- WHAT TO PRODUCE
Please retype each record exactly as it stands below.

——

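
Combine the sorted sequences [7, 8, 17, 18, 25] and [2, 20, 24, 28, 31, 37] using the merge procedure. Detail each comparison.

Merging process:

Compare 7 vs 2: take 2 from right. Merged: [2]
Compare 7 vs 20: take 7 from left. Merged: [2, 7]
Compare 8 vs 20: take 8 from left. Merged: [2, 7, 8]
Compare 17 vs 20: take 17 from left. Merged: [2, 7, 8, 17]
Compare 18 vs 20: take 18 from left. Merged: [2, 7, 8, 17, 18]
Compare 25 vs 20: take 20 from right. Merged: [2, 7, 8, 17, 18, 20]
Compare 25 vs 24: take 24 from right. Merged: [2, 7, 8, 17, 18, 20, 24]
Compare 25 vs 28: take 25 from left. Merged: [2, 7, 8, 17, 18, 20, 24, 25]
Append remaining from right: [28, 31, 37]. Merged: [2, 7, 8, 17, 18, 20, 24, 25, 28, 31, 37]

Final merged array: [2, 7, 8, 17, 18, 20, 24, 25, 28, 31, 37]
Total comparisons: 8

The merged array is [2, 7, 8, 17, 18, 20, 24, 25, 28, 31, 37], requiring 8 comparisons. The merge step runs in O(n) time where n is the total number of elements.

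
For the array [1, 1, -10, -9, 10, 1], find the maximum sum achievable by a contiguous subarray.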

——

- OUTPUT
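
Combine the sorted sequences [7, 8, 17, 18, 25] and [2, 20, 24, 28, 31, 37] using the merge procedure. Detail each comparison.

Merging process:

Compare 7 vs 2: take 2 from right. Merged: [2]
Compare 7 vs 20: take 7 from left. Merged: [2, 7]
Compare 8 vs 20: take 8 from left. Merged: [2, 7, 8]
Compare 17 vs 20: take 17 from left. Merged: [2, 7, 8, 17]
Compare 18 vs 20: take 18 from left. Merged: [2, 7, 8, 17, 18]
Compare 25 vs 20: take 20 from right. Merged: [2, 7, 8, 17, 18, 20]
Compare 25 vs 24: take 24 from right. Merged: [2, 7, 8, 17, 18, 20, 24]
Compare 25 vs 28: take 25 from left. Merged: [2, 7, 8, 17, 18, 20, 24, 25]
Append remaining from right: [28, 31, 37]. Merged: [2, 7, 8, 17, 18, 20, 24, 25, 28, 31, 37]

Final merged array: [2, 7, 8, 17, 18, 20, 24, 25, 28, 31, 37]
Total comparisons: 8

The merged array is [2, 7, 8, 17, 18, 20, 24, 25, 28, 31, 37], requiring 8 comparisons. The merge step runs in O(n) time where n is the total number of elements.

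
For the array [1, 1, -10, -9, 10, 1], find the maximum sum achievable by a contiguous subarray.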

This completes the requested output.